Source records ::
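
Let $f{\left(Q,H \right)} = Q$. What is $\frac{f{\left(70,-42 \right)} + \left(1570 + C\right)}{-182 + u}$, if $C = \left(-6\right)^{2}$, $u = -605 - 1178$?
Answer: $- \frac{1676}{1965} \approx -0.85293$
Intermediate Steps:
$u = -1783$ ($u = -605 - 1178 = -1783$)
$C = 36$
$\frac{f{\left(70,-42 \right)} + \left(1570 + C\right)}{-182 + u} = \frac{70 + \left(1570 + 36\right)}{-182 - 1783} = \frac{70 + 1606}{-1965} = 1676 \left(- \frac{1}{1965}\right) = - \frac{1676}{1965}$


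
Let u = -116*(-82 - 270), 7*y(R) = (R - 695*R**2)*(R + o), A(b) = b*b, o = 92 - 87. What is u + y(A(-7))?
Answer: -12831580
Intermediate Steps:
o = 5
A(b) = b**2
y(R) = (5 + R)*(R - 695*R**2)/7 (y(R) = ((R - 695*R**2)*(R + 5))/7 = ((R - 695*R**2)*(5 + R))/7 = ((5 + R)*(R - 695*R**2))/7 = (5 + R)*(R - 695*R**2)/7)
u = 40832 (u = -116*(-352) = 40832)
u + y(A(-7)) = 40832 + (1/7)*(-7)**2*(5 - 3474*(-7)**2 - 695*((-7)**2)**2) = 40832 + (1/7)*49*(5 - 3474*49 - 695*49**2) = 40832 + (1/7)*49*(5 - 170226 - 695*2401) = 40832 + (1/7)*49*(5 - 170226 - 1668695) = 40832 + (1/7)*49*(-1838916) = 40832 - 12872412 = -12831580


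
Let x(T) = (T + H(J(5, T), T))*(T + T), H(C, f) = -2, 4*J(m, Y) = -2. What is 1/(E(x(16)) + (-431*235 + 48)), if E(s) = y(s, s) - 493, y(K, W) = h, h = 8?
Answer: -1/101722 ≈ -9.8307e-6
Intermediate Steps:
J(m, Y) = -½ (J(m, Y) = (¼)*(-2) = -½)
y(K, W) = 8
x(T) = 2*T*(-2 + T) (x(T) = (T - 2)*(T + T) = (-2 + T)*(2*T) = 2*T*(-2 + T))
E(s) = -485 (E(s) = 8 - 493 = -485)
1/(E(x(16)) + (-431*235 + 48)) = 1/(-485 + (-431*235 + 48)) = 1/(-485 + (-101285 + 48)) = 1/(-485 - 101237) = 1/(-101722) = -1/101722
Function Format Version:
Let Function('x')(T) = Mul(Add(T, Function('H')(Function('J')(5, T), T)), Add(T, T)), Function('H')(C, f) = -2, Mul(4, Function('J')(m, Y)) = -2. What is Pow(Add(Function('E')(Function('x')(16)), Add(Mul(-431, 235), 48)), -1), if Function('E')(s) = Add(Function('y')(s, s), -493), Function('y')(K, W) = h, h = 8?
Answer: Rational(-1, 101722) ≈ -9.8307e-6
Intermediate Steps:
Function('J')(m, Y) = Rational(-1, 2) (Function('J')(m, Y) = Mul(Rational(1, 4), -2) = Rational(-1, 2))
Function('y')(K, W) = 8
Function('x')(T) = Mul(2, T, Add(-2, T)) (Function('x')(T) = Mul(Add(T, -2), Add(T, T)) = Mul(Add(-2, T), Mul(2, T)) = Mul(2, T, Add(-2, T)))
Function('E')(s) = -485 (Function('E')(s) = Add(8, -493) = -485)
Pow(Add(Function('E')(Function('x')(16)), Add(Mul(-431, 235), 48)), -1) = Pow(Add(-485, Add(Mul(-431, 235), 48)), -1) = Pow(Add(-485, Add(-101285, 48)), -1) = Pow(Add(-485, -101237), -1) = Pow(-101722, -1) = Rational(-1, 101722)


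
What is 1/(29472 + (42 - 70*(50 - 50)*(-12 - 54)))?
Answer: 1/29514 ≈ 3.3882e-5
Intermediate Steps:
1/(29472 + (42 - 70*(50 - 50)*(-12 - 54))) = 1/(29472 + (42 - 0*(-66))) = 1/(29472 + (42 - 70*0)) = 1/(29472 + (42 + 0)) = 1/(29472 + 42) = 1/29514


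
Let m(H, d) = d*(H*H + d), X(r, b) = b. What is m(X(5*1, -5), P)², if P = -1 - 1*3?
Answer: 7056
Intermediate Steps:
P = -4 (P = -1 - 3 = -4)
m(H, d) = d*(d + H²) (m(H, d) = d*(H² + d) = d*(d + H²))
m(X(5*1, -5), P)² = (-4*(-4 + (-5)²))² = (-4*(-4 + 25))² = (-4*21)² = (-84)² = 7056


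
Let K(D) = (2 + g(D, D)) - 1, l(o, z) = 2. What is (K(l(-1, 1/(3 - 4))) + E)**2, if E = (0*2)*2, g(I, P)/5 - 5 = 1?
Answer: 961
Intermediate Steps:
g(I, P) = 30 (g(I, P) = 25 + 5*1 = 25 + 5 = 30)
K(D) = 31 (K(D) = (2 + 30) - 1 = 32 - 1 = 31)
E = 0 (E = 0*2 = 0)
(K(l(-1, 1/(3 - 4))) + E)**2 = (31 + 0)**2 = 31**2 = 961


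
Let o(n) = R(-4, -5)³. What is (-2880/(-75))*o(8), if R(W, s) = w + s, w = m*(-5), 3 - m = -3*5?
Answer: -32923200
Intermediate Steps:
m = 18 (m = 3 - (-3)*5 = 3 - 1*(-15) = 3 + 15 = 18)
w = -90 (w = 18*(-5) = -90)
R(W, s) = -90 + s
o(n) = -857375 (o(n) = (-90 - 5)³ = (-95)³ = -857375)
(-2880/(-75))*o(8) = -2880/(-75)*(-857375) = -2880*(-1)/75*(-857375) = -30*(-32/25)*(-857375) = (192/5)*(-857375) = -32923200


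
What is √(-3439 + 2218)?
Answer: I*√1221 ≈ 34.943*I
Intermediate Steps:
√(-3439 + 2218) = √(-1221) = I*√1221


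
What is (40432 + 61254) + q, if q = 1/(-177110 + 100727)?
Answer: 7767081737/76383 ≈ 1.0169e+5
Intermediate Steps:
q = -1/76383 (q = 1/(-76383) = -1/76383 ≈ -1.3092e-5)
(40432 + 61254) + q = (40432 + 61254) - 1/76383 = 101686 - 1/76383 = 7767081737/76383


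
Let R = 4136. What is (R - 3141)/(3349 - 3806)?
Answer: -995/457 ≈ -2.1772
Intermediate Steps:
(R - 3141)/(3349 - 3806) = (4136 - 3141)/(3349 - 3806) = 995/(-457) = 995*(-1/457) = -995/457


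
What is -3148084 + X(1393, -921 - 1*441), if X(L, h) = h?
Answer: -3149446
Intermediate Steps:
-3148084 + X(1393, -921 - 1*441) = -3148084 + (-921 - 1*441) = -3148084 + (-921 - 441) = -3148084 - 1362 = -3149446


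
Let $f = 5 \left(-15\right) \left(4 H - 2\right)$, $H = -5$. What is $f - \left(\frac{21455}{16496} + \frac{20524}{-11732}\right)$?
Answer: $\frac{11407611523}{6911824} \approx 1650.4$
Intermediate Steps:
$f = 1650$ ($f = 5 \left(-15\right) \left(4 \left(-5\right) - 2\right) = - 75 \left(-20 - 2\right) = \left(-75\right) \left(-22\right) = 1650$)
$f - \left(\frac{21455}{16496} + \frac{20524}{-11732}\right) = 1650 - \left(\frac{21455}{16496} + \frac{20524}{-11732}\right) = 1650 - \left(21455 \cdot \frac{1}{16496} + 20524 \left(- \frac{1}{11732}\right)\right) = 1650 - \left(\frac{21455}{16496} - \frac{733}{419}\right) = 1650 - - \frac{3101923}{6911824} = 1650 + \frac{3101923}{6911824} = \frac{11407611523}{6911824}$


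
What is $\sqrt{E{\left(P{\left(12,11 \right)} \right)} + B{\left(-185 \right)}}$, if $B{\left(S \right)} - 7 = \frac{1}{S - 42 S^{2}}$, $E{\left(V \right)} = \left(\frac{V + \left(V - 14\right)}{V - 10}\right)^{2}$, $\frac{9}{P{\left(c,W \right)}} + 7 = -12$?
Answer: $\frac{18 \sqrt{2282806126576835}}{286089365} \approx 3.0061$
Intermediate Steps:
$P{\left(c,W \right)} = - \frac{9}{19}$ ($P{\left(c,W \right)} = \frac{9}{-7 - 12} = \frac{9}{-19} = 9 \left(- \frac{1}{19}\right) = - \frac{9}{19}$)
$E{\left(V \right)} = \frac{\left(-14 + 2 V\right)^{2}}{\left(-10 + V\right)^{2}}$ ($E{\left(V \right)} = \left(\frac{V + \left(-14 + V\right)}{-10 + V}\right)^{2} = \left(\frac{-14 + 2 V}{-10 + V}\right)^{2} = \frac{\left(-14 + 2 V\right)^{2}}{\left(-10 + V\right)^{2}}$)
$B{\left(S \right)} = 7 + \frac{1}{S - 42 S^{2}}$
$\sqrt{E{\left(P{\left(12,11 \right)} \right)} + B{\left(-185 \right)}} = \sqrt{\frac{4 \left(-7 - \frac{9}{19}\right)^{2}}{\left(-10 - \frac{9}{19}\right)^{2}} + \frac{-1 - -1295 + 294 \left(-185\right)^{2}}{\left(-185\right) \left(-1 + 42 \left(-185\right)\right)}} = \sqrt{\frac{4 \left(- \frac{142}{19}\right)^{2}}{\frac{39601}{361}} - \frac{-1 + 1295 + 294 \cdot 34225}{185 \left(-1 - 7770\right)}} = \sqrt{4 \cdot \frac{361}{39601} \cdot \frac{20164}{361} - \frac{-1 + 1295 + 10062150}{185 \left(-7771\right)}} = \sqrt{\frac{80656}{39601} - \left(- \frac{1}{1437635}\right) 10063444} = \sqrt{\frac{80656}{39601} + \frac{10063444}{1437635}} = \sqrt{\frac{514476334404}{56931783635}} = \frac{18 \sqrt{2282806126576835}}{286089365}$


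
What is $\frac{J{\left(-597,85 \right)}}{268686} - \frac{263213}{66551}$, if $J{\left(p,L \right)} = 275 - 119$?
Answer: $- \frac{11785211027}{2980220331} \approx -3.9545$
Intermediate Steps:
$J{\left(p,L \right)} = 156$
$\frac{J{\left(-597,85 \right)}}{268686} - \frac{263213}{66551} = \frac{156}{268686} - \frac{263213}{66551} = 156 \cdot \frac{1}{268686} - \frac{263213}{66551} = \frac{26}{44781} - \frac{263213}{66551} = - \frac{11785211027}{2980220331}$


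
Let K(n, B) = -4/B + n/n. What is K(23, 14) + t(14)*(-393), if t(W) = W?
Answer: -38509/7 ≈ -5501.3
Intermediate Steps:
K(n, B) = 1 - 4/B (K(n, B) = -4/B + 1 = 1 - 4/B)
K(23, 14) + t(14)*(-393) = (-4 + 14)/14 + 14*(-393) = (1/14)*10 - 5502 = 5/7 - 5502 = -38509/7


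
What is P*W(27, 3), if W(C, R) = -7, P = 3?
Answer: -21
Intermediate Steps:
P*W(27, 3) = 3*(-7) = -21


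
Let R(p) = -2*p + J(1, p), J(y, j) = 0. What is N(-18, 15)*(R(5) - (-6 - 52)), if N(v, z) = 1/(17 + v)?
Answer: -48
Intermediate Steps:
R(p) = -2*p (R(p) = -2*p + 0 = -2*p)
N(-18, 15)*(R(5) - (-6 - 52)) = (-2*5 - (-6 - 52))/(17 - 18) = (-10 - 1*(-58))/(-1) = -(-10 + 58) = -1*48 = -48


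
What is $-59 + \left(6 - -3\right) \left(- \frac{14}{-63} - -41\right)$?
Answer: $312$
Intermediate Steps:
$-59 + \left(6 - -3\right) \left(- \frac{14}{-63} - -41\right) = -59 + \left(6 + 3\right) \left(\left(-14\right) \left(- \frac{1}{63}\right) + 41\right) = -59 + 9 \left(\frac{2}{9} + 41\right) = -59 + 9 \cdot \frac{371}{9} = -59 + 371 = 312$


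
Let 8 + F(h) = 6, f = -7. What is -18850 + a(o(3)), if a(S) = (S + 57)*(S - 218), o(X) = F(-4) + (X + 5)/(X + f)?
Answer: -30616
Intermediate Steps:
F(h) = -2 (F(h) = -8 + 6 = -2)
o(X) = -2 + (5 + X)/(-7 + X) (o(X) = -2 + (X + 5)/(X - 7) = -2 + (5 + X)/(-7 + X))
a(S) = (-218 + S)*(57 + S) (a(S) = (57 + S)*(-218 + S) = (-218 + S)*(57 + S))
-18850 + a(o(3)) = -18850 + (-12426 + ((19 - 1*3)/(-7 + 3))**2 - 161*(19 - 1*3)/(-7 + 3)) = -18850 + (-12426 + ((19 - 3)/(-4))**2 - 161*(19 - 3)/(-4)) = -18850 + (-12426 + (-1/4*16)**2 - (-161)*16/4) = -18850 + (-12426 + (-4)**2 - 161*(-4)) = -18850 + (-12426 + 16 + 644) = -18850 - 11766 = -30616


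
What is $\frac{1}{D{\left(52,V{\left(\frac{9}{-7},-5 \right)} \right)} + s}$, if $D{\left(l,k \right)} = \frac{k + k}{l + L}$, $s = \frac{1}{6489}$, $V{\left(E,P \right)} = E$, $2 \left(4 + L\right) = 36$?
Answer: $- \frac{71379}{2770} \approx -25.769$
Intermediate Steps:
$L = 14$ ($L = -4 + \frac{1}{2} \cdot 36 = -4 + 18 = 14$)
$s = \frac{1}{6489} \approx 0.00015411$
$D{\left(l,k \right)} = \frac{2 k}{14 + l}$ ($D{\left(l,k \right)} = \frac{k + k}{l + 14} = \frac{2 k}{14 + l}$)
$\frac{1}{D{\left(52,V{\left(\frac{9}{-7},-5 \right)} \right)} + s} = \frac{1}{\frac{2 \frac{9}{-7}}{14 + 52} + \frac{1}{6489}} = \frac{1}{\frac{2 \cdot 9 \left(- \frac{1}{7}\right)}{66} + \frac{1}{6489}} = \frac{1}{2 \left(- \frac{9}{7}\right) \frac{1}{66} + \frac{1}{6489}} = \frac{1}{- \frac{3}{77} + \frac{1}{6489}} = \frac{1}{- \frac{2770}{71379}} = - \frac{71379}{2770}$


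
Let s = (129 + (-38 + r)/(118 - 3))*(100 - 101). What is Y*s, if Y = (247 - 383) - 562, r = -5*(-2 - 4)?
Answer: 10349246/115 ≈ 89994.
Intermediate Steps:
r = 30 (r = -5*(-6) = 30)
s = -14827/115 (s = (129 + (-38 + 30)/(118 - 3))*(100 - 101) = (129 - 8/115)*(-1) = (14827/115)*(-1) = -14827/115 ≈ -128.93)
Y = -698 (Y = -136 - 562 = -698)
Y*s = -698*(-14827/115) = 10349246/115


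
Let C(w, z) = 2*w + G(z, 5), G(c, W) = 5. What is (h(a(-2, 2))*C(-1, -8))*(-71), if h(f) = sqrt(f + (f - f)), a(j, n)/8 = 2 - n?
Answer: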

Exercise aim ::
Only one part of the material above is to be transcribed, namely the lines starting with the line that has "Answer: $312$" and going on through the line that has "Answer: -30616", exactly as they stand.

Response area ::
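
Answer: $312$
Intermediate Steps:
$-59 + \left(6 - -3\right) \left(- \frac{14}{-63} - -41\right) = -59 + \left(6 + 3\right) \left(\left(-14\right) \left(- \frac{1}{63}\right) + 41\right) = -59 + 9 \left(\frac{2}{9} + 41\right) = -59 + 9 \cdot \frac{371}{9} = -59 + 371 = 312$


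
Let 8 + F(h) = 6, f = -7. What is -18850 + a(o(3)), if a(S) = (S + 57)*(S - 218), o(X) = F(-4) + (X + 5)/(X + f)?
Answer: -30616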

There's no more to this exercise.